**Record excerpts**.
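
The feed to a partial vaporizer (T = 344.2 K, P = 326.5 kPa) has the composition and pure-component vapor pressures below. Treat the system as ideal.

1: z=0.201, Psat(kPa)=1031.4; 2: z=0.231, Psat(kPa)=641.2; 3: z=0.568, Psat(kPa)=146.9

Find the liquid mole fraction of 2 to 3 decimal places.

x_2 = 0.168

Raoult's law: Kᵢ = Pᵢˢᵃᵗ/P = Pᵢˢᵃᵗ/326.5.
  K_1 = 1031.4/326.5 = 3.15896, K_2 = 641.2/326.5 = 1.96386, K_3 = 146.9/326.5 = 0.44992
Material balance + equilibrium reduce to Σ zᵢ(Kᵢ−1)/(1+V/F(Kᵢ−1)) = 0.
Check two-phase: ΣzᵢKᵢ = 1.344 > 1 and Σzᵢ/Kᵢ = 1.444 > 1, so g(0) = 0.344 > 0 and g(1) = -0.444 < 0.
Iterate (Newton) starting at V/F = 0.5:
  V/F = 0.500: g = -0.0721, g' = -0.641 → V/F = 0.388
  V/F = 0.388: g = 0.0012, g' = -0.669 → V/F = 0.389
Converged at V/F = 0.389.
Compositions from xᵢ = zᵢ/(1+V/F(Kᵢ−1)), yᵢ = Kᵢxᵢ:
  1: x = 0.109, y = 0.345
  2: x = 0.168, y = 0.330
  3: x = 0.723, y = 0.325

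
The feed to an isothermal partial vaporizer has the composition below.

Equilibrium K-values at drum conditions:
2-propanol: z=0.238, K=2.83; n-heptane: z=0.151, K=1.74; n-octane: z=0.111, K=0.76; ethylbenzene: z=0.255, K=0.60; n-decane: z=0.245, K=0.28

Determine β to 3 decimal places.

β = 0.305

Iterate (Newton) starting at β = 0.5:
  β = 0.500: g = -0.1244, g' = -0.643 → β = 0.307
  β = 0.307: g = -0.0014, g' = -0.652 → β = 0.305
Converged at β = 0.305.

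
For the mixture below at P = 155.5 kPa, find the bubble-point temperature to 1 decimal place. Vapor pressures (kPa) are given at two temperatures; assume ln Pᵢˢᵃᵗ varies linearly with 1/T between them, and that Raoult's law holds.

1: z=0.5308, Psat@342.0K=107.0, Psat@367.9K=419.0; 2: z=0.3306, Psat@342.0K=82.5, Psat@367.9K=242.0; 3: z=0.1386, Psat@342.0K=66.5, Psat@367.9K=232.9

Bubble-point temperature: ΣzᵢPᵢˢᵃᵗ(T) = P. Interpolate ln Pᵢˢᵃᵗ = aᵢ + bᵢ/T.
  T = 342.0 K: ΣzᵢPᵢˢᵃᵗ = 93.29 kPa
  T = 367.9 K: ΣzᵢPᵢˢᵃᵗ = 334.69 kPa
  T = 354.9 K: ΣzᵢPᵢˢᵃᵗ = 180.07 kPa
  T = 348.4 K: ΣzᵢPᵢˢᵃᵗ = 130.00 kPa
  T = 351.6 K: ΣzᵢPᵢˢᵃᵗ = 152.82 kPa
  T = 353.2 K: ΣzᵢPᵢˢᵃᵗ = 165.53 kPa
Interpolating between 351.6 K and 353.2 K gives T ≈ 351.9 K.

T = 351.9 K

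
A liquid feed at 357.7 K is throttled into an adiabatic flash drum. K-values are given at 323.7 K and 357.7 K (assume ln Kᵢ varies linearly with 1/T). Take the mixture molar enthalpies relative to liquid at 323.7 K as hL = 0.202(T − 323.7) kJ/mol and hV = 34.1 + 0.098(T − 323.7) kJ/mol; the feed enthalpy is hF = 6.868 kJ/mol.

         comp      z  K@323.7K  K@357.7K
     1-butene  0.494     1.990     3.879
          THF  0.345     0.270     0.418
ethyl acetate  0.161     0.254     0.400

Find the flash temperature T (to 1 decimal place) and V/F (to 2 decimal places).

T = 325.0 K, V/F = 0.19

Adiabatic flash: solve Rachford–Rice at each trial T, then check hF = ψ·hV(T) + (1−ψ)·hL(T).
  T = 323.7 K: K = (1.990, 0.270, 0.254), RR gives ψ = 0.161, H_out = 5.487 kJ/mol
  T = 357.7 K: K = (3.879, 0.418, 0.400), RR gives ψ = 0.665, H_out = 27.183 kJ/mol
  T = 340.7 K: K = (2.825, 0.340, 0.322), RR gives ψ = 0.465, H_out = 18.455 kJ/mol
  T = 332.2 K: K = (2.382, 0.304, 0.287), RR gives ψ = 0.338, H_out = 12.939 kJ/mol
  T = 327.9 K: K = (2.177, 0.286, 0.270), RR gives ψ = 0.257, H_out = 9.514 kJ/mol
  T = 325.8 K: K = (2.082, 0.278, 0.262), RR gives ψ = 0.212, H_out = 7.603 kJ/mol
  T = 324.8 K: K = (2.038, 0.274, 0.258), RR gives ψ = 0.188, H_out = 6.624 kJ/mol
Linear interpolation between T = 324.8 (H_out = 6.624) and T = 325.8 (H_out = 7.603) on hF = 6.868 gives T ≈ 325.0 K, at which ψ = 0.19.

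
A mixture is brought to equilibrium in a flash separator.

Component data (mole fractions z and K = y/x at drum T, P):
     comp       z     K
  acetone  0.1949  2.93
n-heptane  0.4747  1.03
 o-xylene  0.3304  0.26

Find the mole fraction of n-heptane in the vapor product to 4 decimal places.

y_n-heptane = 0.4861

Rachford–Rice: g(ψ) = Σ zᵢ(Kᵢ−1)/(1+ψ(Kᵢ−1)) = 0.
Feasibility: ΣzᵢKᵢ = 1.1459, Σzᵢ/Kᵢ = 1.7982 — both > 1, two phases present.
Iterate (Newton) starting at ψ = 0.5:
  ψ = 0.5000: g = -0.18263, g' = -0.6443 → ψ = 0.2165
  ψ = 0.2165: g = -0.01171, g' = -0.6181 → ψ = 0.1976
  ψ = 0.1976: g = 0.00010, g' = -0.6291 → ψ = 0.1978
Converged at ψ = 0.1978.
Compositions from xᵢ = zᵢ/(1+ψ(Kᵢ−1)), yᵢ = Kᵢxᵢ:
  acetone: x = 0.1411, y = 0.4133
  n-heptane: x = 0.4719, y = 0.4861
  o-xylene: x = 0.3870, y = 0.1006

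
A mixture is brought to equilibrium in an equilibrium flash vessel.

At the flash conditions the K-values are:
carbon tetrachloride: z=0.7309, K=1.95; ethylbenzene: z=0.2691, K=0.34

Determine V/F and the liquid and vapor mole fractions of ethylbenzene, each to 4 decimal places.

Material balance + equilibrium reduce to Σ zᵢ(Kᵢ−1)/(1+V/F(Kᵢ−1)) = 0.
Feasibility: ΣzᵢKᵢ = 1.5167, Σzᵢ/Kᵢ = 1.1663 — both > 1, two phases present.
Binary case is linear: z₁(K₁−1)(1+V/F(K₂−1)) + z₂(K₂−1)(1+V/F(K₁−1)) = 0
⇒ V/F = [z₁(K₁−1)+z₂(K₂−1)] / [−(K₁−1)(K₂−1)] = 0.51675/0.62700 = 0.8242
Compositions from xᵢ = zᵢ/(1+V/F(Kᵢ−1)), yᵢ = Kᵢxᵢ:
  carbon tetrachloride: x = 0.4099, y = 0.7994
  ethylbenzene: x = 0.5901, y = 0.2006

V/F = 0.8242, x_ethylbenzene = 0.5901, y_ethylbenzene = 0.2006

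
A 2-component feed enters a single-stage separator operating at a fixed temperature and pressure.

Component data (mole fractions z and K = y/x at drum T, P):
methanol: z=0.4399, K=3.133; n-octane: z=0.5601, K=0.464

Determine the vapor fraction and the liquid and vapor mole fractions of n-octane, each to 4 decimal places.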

**Assignment**. Write down how many lines of the data above carry the word "partial". Nothing else belongs in the answer.

**Response to the task**. 2